* _What the task requires_
Lines from the one containing "A warehouse pick-to-light" through the last one in the data below: write them out word for word, and only them.

* _Given data_
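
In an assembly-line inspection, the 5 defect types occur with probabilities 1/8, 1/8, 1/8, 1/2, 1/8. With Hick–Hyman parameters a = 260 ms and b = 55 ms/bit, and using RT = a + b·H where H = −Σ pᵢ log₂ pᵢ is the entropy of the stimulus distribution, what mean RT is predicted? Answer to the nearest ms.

370 ms

Each term −pᵢ log₂ pᵢ: 0.125·3 + 0.125·3 + 0.125·3 + 0.5·1 + 0.125·3; summed, H = 2.000 bits.
Mean RT = a + bH = 260 + 55·2.000 = 370.00 ms.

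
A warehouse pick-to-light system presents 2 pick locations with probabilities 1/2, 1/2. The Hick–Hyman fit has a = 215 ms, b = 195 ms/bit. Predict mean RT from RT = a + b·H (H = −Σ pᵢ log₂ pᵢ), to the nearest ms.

410 ms

H = −Σ pᵢ log₂ pᵢ = 0.5·1 + 0.5·1 = 1.000 bits.
RT = 215 + 195 × 1.000 = 410.00 ms.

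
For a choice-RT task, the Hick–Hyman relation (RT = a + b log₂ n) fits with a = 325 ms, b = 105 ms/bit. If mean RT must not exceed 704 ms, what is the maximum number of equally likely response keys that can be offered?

12

105·log₂ n ≤ 704 − 325 = 379, giving log₂ n ≤ 3.6095 and n ≤ 12.206. The largest whole number is 12.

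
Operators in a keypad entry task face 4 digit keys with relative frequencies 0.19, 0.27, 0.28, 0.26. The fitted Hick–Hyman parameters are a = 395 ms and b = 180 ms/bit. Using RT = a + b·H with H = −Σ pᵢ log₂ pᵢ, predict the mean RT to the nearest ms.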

* _Output for this task_
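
A warehouse pick-to-light system presents 2 pick locations with probabilities 1/2, 1/2. The Hick–Hyman fit has a = 215 ms, b = 195 ms/bit. Predict mean RT from RT = a + b·H (H = −Σ pᵢ log₂ pᵢ), to the nearest ms.

410 ms

H = −Σ pᵢ log₂ pᵢ = 0.5·1 + 0.5·1 = 1.000 bits.
RT = 215 + 195 × 1.000 = 410.00 ms.

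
For a choice-RT task, the Hick–Hyman relation (RT = a + b log₂ n) fits with a = 325 ms, b = 105 ms/bit. If mean RT must not exceed 704 ms, what is the maximum number of equally likely response keys that can be offered?

12

105·log₂ n ≤ 704 − 325 = 379, giving log₂ n ≤ 3.6095 and n ≤ 12.206. The largest whole number is 12.

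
Operators in a keypad entry task face 4 digit keys with relative frequencies 0.19, 0.27, 0.28, 0.26. The fitted Hick–Hyman parameters are a = 395 ms and b = 180 ms/bit. Using RT = a + b·H with H = −Σ pᵢ log₂ pᵢ, predict the mean RT to the nearest ms.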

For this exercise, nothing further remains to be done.